[Exercise objective]:
Restate word for word the lines of the records below, starting at the line that contains "from a mountain)." and ending at the line that contains "A catalog entry", with both of those lines included and nothing else.

[Stored data]:
----------

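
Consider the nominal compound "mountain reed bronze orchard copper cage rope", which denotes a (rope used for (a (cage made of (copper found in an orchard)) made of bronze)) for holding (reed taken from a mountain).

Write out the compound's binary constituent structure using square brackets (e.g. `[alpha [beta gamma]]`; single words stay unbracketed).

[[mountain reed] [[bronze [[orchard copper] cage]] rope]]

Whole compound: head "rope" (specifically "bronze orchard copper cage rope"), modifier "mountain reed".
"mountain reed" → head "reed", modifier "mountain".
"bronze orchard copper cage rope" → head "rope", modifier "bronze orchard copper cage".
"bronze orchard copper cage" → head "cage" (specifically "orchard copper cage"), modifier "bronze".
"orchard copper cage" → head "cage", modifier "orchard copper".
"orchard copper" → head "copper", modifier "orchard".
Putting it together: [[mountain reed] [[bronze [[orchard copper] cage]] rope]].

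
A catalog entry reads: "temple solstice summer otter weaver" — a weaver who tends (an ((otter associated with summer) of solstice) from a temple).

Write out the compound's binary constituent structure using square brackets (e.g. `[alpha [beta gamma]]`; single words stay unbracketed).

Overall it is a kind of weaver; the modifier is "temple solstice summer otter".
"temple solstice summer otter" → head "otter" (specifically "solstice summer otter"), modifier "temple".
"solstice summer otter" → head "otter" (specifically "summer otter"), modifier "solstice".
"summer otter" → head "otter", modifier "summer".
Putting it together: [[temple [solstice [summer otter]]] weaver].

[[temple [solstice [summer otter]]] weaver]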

----------

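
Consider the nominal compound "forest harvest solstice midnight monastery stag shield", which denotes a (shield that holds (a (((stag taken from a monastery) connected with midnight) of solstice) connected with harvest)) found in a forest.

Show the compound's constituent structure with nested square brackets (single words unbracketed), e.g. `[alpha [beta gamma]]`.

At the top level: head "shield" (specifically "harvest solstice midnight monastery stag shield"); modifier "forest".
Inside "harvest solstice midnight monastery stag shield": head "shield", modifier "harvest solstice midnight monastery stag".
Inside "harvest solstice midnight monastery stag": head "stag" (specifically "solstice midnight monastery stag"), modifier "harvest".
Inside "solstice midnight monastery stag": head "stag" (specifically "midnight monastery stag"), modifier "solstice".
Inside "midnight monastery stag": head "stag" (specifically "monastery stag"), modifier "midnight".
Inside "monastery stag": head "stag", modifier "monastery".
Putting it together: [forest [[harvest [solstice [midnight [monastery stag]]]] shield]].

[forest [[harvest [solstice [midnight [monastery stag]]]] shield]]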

----------

[Task answer]:
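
Consider the nominal compound "mountain reed bronze orchard copper cage rope", which denotes a (rope used for (a (cage made of (copper found in an orchard)) made of bronze)) for holding (reed taken from a mountain).

Write out the compound's binary constituent structure using square brackets (e.g. `[alpha [beta gamma]]`; single words stay unbracketed).

[[mountain reed] [[bronze [[orchard copper] cage]] rope]]

Whole compound: head "rope" (specifically "bronze orchard copper cage rope"), modifier "mountain reed".
"mountain reed" → head "reed", modifier "mountain".
"bronze orchard copper cage rope" → head "rope", modifier "bronze orchard copper cage".
"bronze orchard copper cage" → head "cage" (specifically "orchard copper cage"), modifier "bronze".
"orchard copper cage" → head "cage", modifier "orchard copper".
"orchard copper" → head "copper", modifier "orchard".
Putting it together: [[mountain reed] [[bronze [[orchard copper] cage]] rope]].

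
A catalog entry reads: "temple solstice summer otter weaver" — a weaver who tends (an ((otter associated with summer) of solstice) from a temple).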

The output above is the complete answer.